## TASK TO COMPLETE
Set down all of the records exactly, leaving none out.

## SOURCE RECORDS
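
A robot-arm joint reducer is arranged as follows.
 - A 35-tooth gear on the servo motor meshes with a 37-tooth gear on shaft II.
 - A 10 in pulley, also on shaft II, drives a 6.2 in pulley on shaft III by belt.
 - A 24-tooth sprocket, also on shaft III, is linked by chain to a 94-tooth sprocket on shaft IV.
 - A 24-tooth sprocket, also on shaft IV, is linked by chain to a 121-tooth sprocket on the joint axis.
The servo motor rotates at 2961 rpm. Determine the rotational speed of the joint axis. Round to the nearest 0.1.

228.8 rpm

Gear mesh: ratio = 37/35 = 1.0571, so shaft II turns at 2961 / 1.0571 = 2800.9 rpm.
Belt: ratio = 6.2/10 = 0.62, so shaft III turns at 2800.9 / 0.62 = 4517.7 rpm.
Chain: ratio = 94/24 = 3.9167, so shaft IV turns at 4517.7 / 3.9167 = 1153.4 rpm.
Chain: ratio = 121/24 = 5.0417, so the joint axis turns at 1153.4 / 5.0417 = 228.78 rpm.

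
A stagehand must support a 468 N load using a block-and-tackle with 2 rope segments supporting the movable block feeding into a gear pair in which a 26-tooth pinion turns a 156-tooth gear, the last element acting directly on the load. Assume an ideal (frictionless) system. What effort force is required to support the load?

Block-and-tackle MA = number of supporting rope parts = 2.
Gear pair MA = 156/26 = 6.
Combined ideal MA = 2 × 6 = 12.
Effort = load / MA = 468 / 12 = 39 N.

39 N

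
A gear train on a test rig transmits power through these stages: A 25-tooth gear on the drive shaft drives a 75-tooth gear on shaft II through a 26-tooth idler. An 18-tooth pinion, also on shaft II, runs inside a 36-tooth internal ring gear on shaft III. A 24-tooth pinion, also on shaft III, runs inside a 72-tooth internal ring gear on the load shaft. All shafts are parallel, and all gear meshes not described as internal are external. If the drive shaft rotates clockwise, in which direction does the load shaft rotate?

clockwise

the drive shaft → shaft II: driver → idler → driven is 2 external meshes, 2 reversals → CW.
shaft II → shaft III: internal mesh, same direction → CW.
shaft III → the load shaft: internal mesh, same direction → CW.
2 reversals in total — an even number — so the load shaft turns the same way as the drive shaft.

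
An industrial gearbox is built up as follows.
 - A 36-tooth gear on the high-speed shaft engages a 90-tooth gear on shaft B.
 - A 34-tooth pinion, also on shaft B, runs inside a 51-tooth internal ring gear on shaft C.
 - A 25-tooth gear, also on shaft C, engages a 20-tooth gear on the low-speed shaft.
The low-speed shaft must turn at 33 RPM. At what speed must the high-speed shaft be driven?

Overall ratio R = 2.5 × 1.5 × 0.8 = 3.
Required input speed = output speed × R = 33 × 3 = 99 RPM.

99 RPM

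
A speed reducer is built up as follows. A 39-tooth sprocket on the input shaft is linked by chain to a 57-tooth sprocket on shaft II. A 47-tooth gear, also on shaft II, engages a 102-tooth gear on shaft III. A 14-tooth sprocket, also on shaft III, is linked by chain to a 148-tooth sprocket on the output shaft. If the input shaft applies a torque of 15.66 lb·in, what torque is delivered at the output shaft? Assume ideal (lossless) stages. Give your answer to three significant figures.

chain 57/39 = 1.4615 → τ = 15.66·1.4615 = 22.888 lb·in
gear mesh 102/47 = 2.1702 → τ = 22.888·2.1702 = 49.671 lb·in
chain 148/14 = 10.571 → τ = 49.671·10.571 = 525.1 lb·in

525 lb·in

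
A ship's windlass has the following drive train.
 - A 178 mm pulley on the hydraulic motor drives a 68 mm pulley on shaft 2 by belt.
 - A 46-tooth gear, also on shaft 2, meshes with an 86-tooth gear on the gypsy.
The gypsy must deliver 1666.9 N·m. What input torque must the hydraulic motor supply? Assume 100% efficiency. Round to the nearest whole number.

Overall ratio R = 0.38202 × 1.8696 = 0.71422.
Input torque = output torque / R = 1666.9 / 0.71422 = 2333.9 N·m.

2334 N·m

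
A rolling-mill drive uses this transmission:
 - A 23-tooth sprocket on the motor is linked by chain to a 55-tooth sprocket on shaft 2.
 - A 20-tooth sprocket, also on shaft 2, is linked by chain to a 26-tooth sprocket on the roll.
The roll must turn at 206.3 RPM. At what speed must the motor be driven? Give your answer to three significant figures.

Overall ratio R = 2.3913 × 1.3 = 3.1087.
Required input speed = output speed × R = 206.3 × 3.1087 = 641.32 RPM.

641 RPM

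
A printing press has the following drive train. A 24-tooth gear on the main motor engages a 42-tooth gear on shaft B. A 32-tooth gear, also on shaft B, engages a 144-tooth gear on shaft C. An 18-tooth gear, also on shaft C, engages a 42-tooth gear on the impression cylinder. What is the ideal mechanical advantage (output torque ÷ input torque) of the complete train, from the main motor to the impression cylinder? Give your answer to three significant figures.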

## SOLVED PROBLEM
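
A robot-arm joint reducer is arranged as follows.
 - A 35-tooth gear on the servo motor meshes with a 37-tooth gear on shaft II.
 - A 10 in pulley, also on shaft II, drives a 6.2 in pulley on shaft III by belt.
 - A 24-tooth sprocket, also on shaft III, is linked by chain to a 94-tooth sprocket on shaft IV.
 - A 24-tooth sprocket, also on shaft IV, is linked by chain to a 121-tooth sprocket on the joint axis.
The servo motor rotates at 2961 rpm. Determine the rotational speed of the joint axis. Round to the nearest 0.1.

228.8 rpm

Gear mesh: ratio = 37/35 = 1.0571, so shaft II turns at 2961 / 1.0571 = 2800.9 rpm.
Belt: ratio = 6.2/10 = 0.62, so shaft III turns at 2800.9 / 0.62 = 4517.7 rpm.
Chain: ratio = 94/24 = 3.9167, so shaft IV turns at 4517.7 / 3.9167 = 1153.4 rpm.
Chain: ratio = 121/24 = 5.0417, so the joint axis turns at 1153.4 / 5.0417 = 228.78 rpm.

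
A stagehand must support a 468 N load using a block-and-tackle with 2 rope segments supporting the movable block feeding into a gear pair in which a 26-tooth pinion turns a 156-tooth gear, the last element acting directly on the load. Assume an ideal (frictionless) system. What effort force is required to support the load?

Block-and-tackle MA = number of supporting rope parts = 2.
Gear pair MA = 156/26 = 6.
Combined ideal MA = 2 × 6 = 12.
Effort = load / MA = 468 / 12 = 39 N.

39 N

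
A gear train on a test rig transmits power through these stages: A 25-tooth gear on the drive shaft drives a 75-tooth gear on shaft II through a 26-tooth idler. An 18-tooth pinion, also on shaft II, runs inside a 36-tooth internal ring gear on shaft III. A 24-tooth pinion, also on shaft III, runs inside a 72-tooth internal ring gear on the load shaft. All shafts are parallel, and all gear meshes not described as internal are external. If the drive shaft rotates clockwise, in which direction does the load shaft rotate?

clockwise

the drive shaft → shaft II: driver → idler → driven is 2 external meshes, 2 reversals → CW.
shaft II → shaft III: internal mesh, same direction → CW.
shaft III → the load shaft: internal mesh, same direction → CW.
2 reversals in total — an even number — so the load shaft turns the same way as the drive shaft.

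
An industrial gearbox is built up as follows.
 - A 36-tooth gear on the high-speed shaft engages a 90-tooth gear on shaft B.
 - A 34-tooth pinion, also on shaft B, runs inside a 51-tooth internal ring gear on shaft C.
 - A 25-tooth gear, also on shaft C, engages a 20-tooth gear on the low-speed shaft.
The low-speed shaft must turn at 33 RPM. At what speed must the high-speed shaft be driven?

Overall ratio R = 2.5 × 1.5 × 0.8 = 3.
Required input speed = output speed × R = 33 × 3 = 99 RPM.

99 RPM

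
A speed reducer is built up as follows. A 39-tooth sprocket on the input shaft is linked by chain to a 57-tooth sprocket on shaft II. A 47-tooth gear, also on shaft II, engages a 102-tooth gear on shaft III. A 14-tooth sprocket, also on shaft III, is linked by chain to a 148-tooth sprocket on the output shaft. If the input shaft applies a torque of 15.66 lb·in, what torque is delivered at the output shaft? Assume ideal (lossless) stages. Give your answer to three significant figures.

chain 57/39 = 1.4615 → τ = 15.66·1.4615 = 22.888 lb·in
gear mesh 102/47 = 2.1702 → τ = 22.888·2.1702 = 49.671 lb·in
chain 148/14 = 10.571 → τ = 49.671·10.571 = 525.1 lb·in

525 lb·in

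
A ship's windlass has the following drive train.
 - A 178 mm pulley on the hydraulic motor drives a 68 mm pulley on shaft 2 by belt.
 - A 46-tooth gear, also on shaft 2, meshes with an 86-tooth gear on the gypsy.
The gypsy must deliver 1666.9 N·m. What input torque must the hydraulic motor supply? Assume 100% efficiency. Round to the nearest whole number.

Overall ratio R = 0.38202 × 1.8696 = 0.71422.
Input torque = output torque / R = 1666.9 / 0.71422 = 2333.9 N·m.

2334 N·m

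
A rolling-mill drive uses this transmission:
 - A 23-tooth sprocket on the motor is linked by chain to a 55-tooth sprocket on shaft 2.
 - A 20-tooth sprocket, also on shaft 2, is linked by chain to a 26-tooth sprocket on the roll.
The roll must turn at 206.3 RPM. At what speed must the motor be driven? Give your answer to three significant figures.

Overall ratio R = 2.3913 × 1.3 = 3.1087.
Required input speed = output speed × R = 206.3 × 3.1087 = 641.32 RPM.

641 RPM

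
A printing press has the following drive train. A 24-tooth gear on the main motor engages a 42-tooth gear on shaft B. A 32-tooth gear, also on shaft B, engages a 144-tooth gear on shaft C. An 18-tooth gear, also on shaft C, engages a 42-tooth gear on the impression cylinder. What is the ideal mechanical advantage (output torque ÷ input torque) of the complete train, from the main motor to the impression cylinder? Give your answer to three significant figures.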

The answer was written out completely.